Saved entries

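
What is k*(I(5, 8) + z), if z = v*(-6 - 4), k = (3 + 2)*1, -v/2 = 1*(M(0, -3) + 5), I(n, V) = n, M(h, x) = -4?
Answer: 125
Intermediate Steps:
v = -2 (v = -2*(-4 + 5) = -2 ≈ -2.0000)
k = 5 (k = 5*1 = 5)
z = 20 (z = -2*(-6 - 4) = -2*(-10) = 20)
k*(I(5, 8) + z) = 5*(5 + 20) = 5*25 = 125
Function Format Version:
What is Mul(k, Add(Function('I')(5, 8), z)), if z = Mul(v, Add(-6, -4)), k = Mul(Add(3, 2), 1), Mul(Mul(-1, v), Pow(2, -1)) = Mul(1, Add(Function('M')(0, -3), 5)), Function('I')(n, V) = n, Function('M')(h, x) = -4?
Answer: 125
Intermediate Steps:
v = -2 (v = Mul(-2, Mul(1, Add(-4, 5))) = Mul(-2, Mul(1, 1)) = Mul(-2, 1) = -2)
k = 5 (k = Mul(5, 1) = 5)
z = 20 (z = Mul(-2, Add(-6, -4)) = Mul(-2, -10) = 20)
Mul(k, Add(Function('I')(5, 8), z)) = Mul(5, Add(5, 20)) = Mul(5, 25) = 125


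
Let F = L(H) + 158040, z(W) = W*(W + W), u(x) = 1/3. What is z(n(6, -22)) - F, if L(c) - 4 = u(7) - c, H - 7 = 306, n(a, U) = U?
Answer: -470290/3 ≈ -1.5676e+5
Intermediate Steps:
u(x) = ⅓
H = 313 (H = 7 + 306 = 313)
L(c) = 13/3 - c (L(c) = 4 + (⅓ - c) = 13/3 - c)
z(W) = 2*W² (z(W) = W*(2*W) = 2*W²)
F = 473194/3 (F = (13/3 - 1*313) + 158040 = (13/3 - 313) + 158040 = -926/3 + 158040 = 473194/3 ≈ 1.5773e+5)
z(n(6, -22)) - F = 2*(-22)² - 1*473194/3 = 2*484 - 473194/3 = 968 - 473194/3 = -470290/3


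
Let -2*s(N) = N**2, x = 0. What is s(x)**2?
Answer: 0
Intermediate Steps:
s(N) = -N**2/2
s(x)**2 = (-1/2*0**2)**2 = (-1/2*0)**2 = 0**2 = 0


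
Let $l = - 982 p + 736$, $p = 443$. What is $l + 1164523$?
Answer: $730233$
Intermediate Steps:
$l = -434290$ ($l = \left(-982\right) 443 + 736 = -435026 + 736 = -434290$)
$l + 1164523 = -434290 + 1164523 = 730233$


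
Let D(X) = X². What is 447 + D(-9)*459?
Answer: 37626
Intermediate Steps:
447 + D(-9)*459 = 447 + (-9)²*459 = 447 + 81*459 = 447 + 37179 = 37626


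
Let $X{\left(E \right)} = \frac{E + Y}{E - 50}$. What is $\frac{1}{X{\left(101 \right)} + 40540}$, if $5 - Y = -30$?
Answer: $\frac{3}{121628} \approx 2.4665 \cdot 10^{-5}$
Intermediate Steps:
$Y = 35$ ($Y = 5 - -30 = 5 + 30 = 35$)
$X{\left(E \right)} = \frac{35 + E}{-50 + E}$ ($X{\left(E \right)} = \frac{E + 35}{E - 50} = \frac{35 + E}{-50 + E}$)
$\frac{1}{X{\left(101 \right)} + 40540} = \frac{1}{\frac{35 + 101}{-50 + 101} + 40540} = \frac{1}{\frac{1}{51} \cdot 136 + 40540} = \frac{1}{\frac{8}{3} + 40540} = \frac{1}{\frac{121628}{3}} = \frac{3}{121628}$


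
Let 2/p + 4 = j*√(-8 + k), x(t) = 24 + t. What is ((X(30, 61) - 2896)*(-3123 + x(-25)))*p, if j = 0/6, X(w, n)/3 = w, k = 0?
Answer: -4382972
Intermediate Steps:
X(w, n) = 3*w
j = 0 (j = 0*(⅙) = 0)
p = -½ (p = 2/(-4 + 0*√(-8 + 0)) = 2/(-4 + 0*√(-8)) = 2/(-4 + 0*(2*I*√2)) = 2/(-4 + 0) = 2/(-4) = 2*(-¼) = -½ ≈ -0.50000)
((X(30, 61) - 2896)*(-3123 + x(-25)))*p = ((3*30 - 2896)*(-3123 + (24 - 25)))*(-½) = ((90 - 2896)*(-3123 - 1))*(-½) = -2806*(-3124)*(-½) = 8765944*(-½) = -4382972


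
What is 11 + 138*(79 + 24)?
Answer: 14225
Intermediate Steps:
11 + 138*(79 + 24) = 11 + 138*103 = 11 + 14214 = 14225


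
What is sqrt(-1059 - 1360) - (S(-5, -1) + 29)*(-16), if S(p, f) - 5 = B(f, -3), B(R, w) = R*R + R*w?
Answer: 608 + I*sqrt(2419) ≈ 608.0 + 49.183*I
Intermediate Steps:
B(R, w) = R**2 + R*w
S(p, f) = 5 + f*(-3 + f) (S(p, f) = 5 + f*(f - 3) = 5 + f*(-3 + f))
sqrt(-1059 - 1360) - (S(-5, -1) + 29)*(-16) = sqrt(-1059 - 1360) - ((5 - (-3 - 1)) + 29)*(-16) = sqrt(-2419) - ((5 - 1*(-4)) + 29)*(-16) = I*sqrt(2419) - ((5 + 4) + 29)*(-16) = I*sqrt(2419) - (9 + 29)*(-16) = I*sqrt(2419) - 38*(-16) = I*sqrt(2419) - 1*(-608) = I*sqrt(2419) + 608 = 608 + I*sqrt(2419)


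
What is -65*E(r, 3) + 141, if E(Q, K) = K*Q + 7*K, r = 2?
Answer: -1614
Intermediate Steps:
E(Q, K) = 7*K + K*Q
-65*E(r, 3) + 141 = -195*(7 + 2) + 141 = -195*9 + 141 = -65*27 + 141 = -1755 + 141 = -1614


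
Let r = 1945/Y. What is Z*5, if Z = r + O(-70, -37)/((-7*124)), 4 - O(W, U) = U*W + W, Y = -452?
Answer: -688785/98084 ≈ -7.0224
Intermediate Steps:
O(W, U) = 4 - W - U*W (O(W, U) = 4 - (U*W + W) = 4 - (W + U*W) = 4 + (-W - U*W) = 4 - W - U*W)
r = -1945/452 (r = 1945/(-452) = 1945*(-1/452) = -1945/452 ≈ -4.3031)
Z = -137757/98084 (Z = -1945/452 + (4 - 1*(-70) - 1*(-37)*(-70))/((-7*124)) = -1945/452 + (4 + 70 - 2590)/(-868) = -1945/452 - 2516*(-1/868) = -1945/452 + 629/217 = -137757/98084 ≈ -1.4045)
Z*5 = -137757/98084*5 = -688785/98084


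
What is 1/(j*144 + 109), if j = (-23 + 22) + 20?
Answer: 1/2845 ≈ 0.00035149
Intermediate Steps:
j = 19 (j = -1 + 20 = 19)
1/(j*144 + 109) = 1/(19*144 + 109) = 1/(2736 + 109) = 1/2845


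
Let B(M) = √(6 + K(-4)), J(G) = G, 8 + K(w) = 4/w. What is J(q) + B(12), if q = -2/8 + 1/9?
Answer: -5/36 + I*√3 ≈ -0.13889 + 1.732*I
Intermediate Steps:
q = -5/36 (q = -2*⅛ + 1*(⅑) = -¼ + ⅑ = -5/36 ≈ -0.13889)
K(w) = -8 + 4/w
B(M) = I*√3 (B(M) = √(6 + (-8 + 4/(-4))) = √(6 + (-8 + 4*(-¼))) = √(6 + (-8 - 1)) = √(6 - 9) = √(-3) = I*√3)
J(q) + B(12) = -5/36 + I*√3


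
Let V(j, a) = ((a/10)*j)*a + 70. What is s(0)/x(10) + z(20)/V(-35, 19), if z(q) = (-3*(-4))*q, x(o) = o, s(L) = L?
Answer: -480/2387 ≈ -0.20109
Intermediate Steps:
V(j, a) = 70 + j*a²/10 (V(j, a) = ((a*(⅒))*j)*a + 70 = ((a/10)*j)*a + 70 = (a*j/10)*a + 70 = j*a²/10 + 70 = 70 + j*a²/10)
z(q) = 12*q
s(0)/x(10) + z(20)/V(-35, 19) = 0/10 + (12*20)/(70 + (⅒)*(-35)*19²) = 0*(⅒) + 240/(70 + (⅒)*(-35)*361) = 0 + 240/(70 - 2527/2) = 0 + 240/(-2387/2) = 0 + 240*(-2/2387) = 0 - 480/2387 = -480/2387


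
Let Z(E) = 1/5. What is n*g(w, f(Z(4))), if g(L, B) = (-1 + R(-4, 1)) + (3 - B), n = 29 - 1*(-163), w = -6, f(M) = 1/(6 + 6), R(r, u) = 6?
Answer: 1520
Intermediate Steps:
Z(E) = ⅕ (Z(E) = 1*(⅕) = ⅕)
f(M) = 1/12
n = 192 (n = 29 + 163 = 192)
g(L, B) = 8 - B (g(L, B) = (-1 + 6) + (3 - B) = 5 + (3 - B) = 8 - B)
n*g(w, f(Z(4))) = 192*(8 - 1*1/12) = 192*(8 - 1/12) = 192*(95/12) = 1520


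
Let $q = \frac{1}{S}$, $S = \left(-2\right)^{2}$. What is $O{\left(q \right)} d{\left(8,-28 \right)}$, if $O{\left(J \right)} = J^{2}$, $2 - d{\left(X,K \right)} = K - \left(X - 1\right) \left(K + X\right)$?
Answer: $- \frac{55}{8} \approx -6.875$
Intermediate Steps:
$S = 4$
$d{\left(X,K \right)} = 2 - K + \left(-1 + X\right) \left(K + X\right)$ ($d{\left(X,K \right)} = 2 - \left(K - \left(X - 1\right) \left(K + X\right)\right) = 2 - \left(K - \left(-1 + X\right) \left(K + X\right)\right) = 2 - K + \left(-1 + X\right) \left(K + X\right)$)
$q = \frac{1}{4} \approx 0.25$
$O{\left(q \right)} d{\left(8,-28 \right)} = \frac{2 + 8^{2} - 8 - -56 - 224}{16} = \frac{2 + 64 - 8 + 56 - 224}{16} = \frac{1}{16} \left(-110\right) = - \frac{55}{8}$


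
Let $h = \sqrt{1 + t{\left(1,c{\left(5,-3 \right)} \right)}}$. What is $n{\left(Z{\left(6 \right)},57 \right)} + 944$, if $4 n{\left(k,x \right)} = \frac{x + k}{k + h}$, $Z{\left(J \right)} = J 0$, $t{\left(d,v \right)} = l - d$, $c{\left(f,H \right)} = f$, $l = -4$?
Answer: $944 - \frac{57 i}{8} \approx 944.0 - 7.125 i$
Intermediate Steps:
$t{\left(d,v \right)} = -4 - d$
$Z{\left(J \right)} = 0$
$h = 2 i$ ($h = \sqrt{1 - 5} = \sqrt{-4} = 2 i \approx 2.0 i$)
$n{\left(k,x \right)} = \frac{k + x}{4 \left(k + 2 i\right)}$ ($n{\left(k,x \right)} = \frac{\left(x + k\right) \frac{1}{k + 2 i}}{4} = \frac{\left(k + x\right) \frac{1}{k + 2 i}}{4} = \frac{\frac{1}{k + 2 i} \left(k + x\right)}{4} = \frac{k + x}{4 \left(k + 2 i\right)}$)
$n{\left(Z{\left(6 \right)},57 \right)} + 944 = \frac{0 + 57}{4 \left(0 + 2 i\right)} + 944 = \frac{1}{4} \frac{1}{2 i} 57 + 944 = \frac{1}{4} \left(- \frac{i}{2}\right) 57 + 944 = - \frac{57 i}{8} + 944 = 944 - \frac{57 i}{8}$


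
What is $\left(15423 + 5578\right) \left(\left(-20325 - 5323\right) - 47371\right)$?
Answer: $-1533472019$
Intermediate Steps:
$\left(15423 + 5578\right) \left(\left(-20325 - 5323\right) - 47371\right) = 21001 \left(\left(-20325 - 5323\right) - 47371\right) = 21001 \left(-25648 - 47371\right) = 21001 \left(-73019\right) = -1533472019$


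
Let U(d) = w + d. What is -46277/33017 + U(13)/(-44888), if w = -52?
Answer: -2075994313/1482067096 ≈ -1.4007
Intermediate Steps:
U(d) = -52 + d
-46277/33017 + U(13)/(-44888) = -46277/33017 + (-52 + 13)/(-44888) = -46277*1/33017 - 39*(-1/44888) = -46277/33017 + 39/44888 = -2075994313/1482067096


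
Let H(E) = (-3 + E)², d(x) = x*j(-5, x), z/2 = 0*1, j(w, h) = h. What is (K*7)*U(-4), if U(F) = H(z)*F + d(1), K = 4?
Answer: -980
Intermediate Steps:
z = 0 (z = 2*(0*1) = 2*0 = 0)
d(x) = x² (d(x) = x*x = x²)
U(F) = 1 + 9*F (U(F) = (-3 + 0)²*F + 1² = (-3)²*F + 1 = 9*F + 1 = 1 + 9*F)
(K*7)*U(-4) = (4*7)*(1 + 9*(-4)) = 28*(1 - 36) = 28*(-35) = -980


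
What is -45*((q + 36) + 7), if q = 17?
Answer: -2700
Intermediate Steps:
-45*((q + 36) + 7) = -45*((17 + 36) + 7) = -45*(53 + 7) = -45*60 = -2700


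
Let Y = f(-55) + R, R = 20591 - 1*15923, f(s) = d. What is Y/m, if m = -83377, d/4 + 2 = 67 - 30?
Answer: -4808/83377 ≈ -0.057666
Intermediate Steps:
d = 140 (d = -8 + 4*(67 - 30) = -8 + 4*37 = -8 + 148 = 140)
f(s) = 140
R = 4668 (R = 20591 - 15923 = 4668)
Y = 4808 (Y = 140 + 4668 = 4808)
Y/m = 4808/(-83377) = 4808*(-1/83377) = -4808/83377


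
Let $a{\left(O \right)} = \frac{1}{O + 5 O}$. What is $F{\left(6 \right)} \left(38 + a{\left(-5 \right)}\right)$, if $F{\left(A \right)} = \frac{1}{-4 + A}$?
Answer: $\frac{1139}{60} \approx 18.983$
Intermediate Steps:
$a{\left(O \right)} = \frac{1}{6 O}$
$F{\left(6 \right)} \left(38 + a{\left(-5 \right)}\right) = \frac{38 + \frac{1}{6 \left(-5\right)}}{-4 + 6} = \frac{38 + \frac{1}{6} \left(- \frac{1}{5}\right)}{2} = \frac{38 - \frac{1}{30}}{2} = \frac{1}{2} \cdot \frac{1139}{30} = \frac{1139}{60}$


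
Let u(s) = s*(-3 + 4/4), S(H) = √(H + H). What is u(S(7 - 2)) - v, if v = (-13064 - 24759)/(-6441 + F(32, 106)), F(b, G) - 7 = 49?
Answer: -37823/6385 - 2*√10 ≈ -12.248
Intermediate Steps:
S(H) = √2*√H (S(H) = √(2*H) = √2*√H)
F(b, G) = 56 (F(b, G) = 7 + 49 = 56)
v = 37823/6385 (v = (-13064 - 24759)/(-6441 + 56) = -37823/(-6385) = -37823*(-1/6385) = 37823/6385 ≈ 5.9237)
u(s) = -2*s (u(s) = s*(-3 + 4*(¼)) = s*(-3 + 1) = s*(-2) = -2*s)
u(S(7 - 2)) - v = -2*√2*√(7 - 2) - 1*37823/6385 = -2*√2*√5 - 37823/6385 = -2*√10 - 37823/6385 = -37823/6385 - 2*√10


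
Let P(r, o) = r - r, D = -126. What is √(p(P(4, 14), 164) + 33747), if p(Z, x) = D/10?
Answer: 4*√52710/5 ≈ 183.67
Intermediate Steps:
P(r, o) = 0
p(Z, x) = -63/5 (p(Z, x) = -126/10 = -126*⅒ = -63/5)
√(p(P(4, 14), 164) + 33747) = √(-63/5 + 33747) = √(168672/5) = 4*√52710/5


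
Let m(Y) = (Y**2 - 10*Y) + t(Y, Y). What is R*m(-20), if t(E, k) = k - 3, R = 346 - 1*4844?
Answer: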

§ How to complete this task: Copy out each line of the data above, exactly, if it lies between the line holding "Answer: -2075994313/1482067096 ≈ -1.4007" and the line holding "Answer: -980", inclusive; copy no other line.

§ Worked solution:
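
Answer: -2075994313/1482067096 ≈ -1.4007
Intermediate Steps:
U(d) = -52 + d
-46277/33017 + U(13)/(-44888) = -46277/33017 + (-52 + 13)/(-44888) = -46277*1/33017 - 39*(-1/44888) = -46277/33017 + 39/44888 = -2075994313/1482067096


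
Let H(E) = (-3 + E)², d(x) = x*j(-5, x), z/2 = 0*1, j(w, h) = h. What is (K*7)*U(-4), if U(F) = H(z)*F + d(1), K = 4?
Answer: -980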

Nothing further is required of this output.